## PROBLEM TO WORK ON
Please report how many lines in the records below contain "queue". Reply with the number alone.

»»

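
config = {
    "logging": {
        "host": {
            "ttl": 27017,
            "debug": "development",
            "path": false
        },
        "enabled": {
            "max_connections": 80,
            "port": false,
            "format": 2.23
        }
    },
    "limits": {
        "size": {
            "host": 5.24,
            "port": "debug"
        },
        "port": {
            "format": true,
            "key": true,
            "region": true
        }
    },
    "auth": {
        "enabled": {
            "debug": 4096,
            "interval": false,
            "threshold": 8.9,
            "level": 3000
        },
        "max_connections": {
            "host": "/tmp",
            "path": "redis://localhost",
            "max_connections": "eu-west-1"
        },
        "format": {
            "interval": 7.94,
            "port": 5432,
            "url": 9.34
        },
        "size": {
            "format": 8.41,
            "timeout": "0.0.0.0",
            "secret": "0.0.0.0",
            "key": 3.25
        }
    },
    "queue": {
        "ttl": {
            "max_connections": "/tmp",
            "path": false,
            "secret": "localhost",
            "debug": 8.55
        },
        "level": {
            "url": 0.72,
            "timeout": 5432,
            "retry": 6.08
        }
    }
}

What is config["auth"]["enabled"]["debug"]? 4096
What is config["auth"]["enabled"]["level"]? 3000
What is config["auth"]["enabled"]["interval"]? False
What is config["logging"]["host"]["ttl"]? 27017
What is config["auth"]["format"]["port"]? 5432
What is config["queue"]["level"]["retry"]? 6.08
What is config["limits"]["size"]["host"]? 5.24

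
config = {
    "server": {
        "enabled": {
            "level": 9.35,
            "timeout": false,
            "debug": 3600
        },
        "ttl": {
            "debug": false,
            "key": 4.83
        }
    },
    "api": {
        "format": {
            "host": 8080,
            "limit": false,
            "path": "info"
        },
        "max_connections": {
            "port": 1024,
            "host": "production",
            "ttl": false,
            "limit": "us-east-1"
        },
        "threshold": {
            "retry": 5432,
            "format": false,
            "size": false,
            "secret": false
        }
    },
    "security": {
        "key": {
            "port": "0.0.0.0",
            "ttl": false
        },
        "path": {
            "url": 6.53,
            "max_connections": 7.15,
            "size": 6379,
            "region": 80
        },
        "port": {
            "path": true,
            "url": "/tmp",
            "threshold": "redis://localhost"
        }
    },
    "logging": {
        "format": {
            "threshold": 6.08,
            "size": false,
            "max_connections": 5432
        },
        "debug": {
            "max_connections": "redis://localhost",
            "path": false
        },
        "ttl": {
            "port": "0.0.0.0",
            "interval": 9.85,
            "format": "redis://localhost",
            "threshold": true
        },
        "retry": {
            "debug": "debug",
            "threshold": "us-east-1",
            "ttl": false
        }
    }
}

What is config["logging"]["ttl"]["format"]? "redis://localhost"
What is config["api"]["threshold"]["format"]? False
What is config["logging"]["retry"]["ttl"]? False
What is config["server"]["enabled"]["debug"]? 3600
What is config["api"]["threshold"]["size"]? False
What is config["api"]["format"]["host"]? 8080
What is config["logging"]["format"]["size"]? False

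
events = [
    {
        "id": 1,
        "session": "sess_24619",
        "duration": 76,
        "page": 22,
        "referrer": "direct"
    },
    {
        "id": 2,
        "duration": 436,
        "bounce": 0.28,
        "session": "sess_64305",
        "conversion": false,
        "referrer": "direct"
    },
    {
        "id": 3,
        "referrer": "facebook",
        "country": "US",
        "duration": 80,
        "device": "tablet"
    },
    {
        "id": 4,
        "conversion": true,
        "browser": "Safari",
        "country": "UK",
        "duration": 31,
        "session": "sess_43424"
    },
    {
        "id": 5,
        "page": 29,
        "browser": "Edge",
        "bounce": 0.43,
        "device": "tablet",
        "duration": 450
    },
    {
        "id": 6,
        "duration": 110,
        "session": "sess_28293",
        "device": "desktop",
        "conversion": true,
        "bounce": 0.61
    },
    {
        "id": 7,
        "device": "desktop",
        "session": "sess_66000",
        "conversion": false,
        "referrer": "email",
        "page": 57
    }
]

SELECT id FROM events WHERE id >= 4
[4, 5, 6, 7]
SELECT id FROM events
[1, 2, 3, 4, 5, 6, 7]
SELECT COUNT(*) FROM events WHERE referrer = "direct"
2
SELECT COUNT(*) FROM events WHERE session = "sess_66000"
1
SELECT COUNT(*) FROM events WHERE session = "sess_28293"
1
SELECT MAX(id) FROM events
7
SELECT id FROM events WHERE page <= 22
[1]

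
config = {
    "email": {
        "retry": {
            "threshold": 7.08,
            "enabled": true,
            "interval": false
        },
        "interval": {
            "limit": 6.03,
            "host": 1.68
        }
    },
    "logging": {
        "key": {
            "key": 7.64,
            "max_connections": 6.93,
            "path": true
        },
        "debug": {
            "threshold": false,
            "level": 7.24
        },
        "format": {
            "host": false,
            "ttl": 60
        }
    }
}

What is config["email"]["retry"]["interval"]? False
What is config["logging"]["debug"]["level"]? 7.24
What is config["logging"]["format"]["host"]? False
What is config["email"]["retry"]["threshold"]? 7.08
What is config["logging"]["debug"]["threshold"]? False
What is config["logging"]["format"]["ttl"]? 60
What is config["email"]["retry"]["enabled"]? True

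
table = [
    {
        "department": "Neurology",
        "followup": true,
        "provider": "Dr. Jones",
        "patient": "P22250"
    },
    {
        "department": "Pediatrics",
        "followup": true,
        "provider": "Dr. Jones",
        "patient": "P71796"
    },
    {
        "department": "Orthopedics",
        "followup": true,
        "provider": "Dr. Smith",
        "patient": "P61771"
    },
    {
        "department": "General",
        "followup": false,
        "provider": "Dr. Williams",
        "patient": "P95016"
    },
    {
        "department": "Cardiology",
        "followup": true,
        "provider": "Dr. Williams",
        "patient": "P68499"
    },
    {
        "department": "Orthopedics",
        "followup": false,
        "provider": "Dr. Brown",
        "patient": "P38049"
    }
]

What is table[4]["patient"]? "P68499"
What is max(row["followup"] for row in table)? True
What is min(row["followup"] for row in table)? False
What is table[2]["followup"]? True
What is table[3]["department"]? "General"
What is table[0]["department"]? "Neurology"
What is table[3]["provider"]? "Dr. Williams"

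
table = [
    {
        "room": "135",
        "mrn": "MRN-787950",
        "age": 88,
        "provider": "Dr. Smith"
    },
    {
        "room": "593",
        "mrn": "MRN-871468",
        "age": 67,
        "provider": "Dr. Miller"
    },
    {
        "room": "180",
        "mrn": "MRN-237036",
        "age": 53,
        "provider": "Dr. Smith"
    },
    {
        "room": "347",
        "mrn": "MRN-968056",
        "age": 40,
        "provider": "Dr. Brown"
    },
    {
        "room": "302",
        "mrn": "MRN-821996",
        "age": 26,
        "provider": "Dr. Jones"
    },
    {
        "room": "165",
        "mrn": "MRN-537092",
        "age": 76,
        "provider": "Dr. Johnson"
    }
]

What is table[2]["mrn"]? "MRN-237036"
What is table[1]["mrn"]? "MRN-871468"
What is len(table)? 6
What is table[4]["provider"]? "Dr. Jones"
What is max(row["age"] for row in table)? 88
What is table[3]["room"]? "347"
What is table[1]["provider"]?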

««
»»

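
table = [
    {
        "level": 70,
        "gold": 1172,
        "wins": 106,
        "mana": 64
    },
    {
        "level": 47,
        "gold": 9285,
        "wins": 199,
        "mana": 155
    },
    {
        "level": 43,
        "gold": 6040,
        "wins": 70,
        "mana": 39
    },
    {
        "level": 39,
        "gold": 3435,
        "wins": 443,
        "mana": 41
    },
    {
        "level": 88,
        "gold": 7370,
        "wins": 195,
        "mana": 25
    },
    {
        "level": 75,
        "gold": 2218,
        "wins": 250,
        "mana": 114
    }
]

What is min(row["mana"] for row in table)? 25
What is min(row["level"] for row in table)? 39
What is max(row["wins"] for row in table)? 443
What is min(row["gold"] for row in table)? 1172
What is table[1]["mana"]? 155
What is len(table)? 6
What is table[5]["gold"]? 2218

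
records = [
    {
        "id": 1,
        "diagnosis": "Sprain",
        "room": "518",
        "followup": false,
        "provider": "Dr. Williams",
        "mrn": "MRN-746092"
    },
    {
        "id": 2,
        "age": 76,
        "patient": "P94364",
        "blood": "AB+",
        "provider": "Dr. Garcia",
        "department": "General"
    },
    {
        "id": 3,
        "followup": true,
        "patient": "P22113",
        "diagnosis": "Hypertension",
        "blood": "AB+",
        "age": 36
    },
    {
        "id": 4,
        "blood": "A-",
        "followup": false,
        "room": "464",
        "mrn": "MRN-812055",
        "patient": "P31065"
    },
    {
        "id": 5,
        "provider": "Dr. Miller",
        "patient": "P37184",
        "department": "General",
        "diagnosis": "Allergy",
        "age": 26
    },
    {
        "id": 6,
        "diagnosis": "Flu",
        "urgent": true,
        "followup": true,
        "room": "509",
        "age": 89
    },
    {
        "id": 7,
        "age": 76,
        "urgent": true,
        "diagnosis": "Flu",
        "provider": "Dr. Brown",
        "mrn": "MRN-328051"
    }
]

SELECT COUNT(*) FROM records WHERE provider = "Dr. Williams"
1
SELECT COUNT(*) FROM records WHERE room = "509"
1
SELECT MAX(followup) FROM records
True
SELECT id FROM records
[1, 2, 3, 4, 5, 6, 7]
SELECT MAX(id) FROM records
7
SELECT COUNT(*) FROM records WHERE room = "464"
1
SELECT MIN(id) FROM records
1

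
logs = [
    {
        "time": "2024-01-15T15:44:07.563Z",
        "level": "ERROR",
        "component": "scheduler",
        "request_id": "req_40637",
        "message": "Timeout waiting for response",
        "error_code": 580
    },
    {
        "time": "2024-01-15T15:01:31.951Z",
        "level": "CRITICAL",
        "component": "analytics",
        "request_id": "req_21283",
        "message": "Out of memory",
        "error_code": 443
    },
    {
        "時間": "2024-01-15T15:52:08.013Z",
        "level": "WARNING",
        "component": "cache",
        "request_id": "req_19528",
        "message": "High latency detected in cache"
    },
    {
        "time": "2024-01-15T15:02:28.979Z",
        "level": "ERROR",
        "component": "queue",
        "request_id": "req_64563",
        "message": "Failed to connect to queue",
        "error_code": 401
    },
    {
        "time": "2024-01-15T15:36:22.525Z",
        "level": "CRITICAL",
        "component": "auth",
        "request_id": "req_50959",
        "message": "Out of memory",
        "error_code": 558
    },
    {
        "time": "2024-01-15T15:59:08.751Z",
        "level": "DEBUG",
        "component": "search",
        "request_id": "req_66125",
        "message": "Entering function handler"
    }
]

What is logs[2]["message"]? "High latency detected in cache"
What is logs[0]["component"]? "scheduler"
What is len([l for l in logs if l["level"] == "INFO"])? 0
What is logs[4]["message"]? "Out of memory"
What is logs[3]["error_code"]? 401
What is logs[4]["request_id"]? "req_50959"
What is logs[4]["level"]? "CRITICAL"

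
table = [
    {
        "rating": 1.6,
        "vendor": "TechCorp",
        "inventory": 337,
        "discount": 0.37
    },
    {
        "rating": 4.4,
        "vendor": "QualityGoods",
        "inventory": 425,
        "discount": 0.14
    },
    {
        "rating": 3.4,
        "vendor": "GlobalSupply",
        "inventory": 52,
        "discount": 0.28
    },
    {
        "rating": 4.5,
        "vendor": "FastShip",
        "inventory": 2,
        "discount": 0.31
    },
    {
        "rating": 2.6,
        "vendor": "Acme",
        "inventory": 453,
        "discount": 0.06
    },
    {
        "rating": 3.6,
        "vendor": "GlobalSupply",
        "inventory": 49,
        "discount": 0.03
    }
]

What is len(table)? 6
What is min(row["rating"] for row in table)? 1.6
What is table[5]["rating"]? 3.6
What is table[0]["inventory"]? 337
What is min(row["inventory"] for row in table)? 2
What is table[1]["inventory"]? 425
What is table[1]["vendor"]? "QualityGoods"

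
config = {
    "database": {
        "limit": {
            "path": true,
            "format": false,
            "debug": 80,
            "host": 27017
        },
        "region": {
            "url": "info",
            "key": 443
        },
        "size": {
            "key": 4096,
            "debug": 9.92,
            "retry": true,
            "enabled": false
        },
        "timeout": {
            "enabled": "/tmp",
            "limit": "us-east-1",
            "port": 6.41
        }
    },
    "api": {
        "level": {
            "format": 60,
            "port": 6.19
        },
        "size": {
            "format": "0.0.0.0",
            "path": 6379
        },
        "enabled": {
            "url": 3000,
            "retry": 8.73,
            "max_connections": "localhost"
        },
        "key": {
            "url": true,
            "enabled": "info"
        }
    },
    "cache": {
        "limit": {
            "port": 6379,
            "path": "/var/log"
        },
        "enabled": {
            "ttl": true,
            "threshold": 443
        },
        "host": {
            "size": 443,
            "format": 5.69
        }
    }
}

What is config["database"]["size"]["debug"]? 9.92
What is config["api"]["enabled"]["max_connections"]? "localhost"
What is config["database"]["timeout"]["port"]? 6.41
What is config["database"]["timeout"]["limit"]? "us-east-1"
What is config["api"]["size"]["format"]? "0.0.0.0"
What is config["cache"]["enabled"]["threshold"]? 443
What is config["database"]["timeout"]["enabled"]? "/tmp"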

««
»»

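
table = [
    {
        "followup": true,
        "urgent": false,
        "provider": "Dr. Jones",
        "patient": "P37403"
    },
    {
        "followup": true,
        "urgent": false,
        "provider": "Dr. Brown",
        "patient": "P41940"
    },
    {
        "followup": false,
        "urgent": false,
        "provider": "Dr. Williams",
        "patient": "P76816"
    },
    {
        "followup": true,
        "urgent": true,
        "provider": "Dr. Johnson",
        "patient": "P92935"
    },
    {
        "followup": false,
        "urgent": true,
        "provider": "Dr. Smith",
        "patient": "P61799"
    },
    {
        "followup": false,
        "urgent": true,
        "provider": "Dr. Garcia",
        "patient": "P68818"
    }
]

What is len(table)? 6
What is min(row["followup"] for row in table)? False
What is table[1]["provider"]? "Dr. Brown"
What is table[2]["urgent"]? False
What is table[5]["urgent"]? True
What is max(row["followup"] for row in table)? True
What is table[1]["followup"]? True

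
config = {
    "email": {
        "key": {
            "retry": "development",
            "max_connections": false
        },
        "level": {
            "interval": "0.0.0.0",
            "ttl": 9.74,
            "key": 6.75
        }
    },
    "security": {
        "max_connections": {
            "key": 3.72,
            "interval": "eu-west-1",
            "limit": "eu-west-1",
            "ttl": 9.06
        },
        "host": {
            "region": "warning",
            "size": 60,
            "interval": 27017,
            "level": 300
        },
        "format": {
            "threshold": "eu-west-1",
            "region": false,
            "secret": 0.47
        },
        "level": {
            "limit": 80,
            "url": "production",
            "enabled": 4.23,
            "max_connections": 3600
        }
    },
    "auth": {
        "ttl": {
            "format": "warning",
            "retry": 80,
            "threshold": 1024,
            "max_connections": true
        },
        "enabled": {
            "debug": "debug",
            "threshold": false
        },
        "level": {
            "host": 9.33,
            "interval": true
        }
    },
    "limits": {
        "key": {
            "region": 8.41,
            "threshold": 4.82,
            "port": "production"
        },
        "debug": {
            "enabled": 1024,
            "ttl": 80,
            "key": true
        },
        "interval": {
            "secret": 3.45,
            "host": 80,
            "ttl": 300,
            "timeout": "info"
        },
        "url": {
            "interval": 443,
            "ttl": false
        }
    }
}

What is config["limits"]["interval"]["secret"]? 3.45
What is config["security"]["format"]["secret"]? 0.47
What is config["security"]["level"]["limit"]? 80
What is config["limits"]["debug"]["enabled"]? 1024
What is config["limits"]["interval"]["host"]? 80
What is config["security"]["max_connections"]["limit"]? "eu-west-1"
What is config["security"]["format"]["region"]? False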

««

## RESULT OF THE TASK
4